TRY IT
Among the entries below, take the line with "Let X = 1/(-104" and the line with "Answer: -545", and output them and every line between them exactly, with nothing else.

Records from a data collection:
_____
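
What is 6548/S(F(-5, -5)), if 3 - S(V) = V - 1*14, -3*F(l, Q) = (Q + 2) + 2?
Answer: 9822/25 ≈ 392.88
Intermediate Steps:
F(l, Q) = -4/3 - Q/3 (F(l, Q) = -((Q + 2) + 2)/3 = -((2 + Q) + 2)/3 = -(4 + Q)/3 = -4/3 - Q/3)
S(V) = 17 - V (S(V) = 3 - (V - 1*14) = 3 - (V - 14) = 3 - (-14 + V) = 3 + (14 - V) = 17 - V)
6548/S(F(-5, -5)) = 6548/(17 - (-4/3 - ⅓*(-5))) = 6548/(17 - (-4/3 + 5/3)) = 6548/(17 - 1*⅓) = 6548/(17 - ⅓) = 6548/(50/3) = 6548*(3/50) = 9822/25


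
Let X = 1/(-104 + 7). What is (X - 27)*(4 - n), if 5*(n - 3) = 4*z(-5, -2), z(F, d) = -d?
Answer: 1572/97 ≈ 16.206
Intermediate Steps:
X = -1/97 (X = 1/(-97) = -1/97 ≈ -0.010309)
n = 23/5 (n = 3 + (4*(-1*(-2)))/5 = 3 + (4*2)/5 = 3 + (⅕)*8 = 3 + 8/5 = 23/5 ≈ 4.6000)
(X - 27)*(4 - n) = (-1/97 - 27)*(4 - 1*23/5) = -2620*(4 - 23/5)/97 = -2620/97*(-⅗) = 1572/97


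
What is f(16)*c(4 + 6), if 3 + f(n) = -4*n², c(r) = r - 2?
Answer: -8216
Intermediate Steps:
c(r) = -2 + r
f(n) = -3 - 4*n²
f(16)*c(4 + 6) = (-3 - 4*16²)*(-2 + (4 + 6)) = (-3 - 4*256)*(-2 + 10) = (-3 - 1024)*8 = -1027*8 = -8216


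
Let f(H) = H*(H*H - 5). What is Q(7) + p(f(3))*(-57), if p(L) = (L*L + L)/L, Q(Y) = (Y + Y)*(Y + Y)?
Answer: -545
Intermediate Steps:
Q(Y) = 4*Y² (Q(Y) = (2*Y)*(2*Y) = 4*Y²)
f(H) = H*(-5 + H²) (f(H) = H*(H² - 5) = H*(-5 + H²))
p(L) = (L + L²)/L (p(L) = (L² + L)/L = (L + L²)/L)
Q(7) + p(f(3))*(-57) = 4*7² + (1 + 3*(-5 + 3²))*(-57) = 4*49 + (1 + 3*(-5 + 9))*(-57) = 196 + (1 + 3*4)*(-57) = 196 + (1 + 12)*(-57) = 196 + 13*(-57) = 196 - 741 = -545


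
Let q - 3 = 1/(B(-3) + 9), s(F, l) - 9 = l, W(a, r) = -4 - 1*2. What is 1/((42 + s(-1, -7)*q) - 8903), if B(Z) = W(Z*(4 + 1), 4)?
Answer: -3/26563 ≈ -0.00011294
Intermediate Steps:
W(a, r) = -6 (W(a, r) = -4 - 2 = -6)
B(Z) = -6
s(F, l) = 9 + l
q = 10/3 (q = 3 + 1/(-6 + 9) = 3 + 1/3 = 3 + ⅓ = 10/3 ≈ 3.3333)
1/((42 + s(-1, -7)*q) - 8903) = 1/((42 + (9 - 7)*(10/3)) - 8903) = 1/((42 + 2*(10/3)) - 8903) = 1/((42 + 20/3) - 8903) = 1/(146/3 - 8903) = 1/(-26563/3) = -3/26563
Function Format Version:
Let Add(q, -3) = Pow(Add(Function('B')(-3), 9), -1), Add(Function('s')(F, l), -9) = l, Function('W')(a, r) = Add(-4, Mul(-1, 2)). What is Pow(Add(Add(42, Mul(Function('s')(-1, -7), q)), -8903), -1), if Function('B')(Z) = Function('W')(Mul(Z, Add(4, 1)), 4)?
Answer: Rational(-3, 26563) ≈ -0.00011294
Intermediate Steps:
Function('W')(a, r) = -6 (Function('W')(a, r) = Add(-4, -2) = -6)
Function('B')(Z) = -6
Function('s')(F, l) = Add(9, l)
q = Rational(10, 3) (q = Add(3, Pow(Add(-6, 9), -1)) = Add(3, Pow(3, -1)) = Add(3, Rational(1, 3)) = Rational(10, 3) ≈ 3.3333)
Pow(Add(Add(42, Mul(Function('s')(-1, -7), q)), -8903), -1) = Pow(Add(Add(42, Mul(Add(9, -7), Rational(10, 3))), -8903), -1) = Pow(Add(Add(42, Mul(2, Rational(10, 3))), -8903), -1) = Pow(Add(Add(42, Rational(20, 3)), -8903), -1) = Pow(Add(Rational(146, 3), -8903), -1) = Pow(Rational(-26563, 3), -1) = Rational(-3, 26563)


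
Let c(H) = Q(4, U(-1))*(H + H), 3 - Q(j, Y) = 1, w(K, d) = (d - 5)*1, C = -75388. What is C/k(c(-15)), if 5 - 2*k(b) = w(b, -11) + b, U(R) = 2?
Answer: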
_____
OUTPUT FOR THIS TASK
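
Let X = 1/(-104 + 7). What is (X - 27)*(4 - n), if 5*(n - 3) = 4*z(-5, -2), z(F, d) = -d?
Answer: 1572/97 ≈ 16.206
Intermediate Steps:
X = -1/97 (X = 1/(-97) = -1/97 ≈ -0.010309)
n = 23/5 (n = 3 + (4*(-1*(-2)))/5 = 3 + (4*2)/5 = 3 + (⅕)*8 = 3 + 8/5 = 23/5 ≈ 4.6000)
(X - 27)*(4 - n) = (-1/97 - 27)*(4 - 1*23/5) = -2620*(4 - 23/5)/97 = -2620/97*(-⅗) = 1572/97


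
What is f(16)*c(4 + 6), if 3 + f(n) = -4*n², c(r) = r - 2?
Answer: -8216
Intermediate Steps:
c(r) = -2 + r
f(n) = -3 - 4*n²
f(16)*c(4 + 6) = (-3 - 4*16²)*(-2 + (4 + 6)) = (-3 - 4*256)*(-2 + 10) = (-3 - 1024)*8 = -1027*8 = -8216


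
Let f(H) = H*(H*H - 5). What is Q(7) + p(f(3))*(-57), if p(L) = (L*L + L)/L, Q(Y) = (Y + Y)*(Y + Y)?
Answer: -545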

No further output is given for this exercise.